Start of RECORDS SHOWN

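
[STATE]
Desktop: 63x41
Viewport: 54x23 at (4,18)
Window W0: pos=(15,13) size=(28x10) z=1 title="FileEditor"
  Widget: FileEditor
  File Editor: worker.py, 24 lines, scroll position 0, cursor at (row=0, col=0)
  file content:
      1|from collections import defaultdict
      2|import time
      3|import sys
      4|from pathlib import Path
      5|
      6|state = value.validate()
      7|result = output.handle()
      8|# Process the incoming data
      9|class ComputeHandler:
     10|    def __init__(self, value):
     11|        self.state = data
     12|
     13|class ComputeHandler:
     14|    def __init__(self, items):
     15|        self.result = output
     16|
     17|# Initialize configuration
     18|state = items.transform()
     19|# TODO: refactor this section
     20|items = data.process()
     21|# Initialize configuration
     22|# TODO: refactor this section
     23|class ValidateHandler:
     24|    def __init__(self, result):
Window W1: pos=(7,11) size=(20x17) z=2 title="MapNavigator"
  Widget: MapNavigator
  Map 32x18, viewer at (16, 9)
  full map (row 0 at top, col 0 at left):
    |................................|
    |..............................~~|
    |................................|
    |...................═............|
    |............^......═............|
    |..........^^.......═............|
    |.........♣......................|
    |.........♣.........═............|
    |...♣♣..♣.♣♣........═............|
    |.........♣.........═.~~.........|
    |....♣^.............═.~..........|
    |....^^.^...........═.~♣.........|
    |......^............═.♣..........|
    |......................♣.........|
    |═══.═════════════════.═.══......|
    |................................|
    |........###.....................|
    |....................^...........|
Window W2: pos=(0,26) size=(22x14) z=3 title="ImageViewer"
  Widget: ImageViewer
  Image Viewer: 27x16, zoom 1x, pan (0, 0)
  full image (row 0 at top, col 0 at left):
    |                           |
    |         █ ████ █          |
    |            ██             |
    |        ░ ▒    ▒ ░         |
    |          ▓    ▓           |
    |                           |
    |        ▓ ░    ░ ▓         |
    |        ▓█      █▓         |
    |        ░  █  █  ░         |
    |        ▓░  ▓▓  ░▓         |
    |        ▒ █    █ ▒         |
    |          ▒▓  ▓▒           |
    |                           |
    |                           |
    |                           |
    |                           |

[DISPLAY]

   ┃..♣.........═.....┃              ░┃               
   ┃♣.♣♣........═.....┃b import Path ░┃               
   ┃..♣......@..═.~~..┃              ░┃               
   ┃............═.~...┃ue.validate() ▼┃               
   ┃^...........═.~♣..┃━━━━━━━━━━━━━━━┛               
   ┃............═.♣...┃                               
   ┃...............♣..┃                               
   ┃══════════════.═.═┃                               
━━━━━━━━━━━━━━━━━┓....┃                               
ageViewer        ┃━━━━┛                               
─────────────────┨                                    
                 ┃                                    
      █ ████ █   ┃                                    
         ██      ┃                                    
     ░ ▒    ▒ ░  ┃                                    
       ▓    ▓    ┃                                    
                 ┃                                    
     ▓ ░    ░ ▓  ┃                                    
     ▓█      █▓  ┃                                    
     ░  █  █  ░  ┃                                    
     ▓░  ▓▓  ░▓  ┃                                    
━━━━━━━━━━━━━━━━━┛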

End of RECORDS SHOWN

▶ WHAT THE EXERCISE ASKS
Write the records out once more, exactly as shown.

▶ RESPONSE TO THE EXERCISE
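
[STATE]
Desktop: 63x41
Viewport: 54x23 at (4,18)
Window W0: pos=(15,13) size=(28x10) z=1 title="FileEditor"
  Widget: FileEditor
  File Editor: worker.py, 24 lines, scroll position 0, cursor at (row=0, col=0)
  file content:
      1|from collections import defaultdict
      2|import time
      3|import sys
      4|from pathlib import Path
      5|
      6|state = value.validate()
      7|result = output.handle()
      8|# Process the incoming data
      9|class ComputeHandler:
     10|    def __init__(self, value):
     11|        self.state = data
     12|
     13|class ComputeHandler:
     14|    def __init__(self, items):
     15|        self.result = output
     16|
     17|# Initialize configuration
     18|state = items.transform()
     19|# TODO: refactor this section
     20|items = data.process()
     21|# Initialize configuration
     22|# TODO: refactor this section
     23|class ValidateHandler:
     24|    def __init__(self, result):
Window W1: pos=(7,11) size=(20x17) z=2 title="MapNavigator"
  Widget: MapNavigator
  Map 32x18, viewer at (16, 9)
  full map (row 0 at top, col 0 at left):
    |................................|
    |..............................~~|
    |................................|
    |...................═............|
    |............^......═............|
    |..........^^.......═............|
    |.........♣......................|
    |.........♣.........═............|
    |...♣♣..♣.♣♣........═............|
    |.........♣.........═.~~.........|
    |....♣^.............═.~..........|
    |....^^.^...........═.~♣.........|
    |......^............═.♣..........|
    |......................♣.........|
    |═══.═════════════════.═.══......|
    |................................|
    |........###.....................|
    |....................^...........|
Window W2: pos=(0,26) size=(22x14) z=3 title="ImageViewer"
  Widget: ImageViewer
  Image Viewer: 27x16, zoom 1x, pan (0, 0)
  full image (row 0 at top, col 0 at left):
    |                           |
    |         █ ████ █          |
    |            ██             |
    |        ░ ▒    ▒ ░         |
    |          ▓    ▓           |
    |                           |
    |        ▓ ░    ░ ▓         |
    |        ▓█      █▓         |
    |        ░  █  █  ░         |
    |        ▓░  ▓▓  ░▓         |
    |        ▒ █    █ ▒         |
    |          ▒▓  ▓▒           |
    |                           |
    |                           |
    |                           |
    |                           |

[DISPLAY]

   ┃..♣.........═.....┃              ░┃               
   ┃♣.♣♣........═.....┃b import Path ░┃               
   ┃..♣......@..═.~~..┃              ░┃               
   ┃............═.~...┃ue.validate() ▼┃               
   ┃^...........═.~♣..┃━━━━━━━━━━━━━━━┛               
   ┃............═.♣...┃                               
   ┃...............♣..┃                               
   ┃══════════════.═.═┃                               
━━━━━━━━━━━━━━━━━┓....┃                               
ageViewer        ┃━━━━┛                               
─────────────────┨                                    
                 ┃                                    
      █ ████ █   ┃                                    
         ██      ┃                                    
     ░ ▒    ▒ ░  ┃                                    
       ▓    ▓    ┃                                    
                 ┃                                    
     ▓ ░    ░ ▓  ┃                                    
     ▓█      █▓  ┃                                    
     ░  █  █  ░  ┃                                    
     ▓░  ▓▓  ░▓  ┃                                    
━━━━━━━━━━━━━━━━━┛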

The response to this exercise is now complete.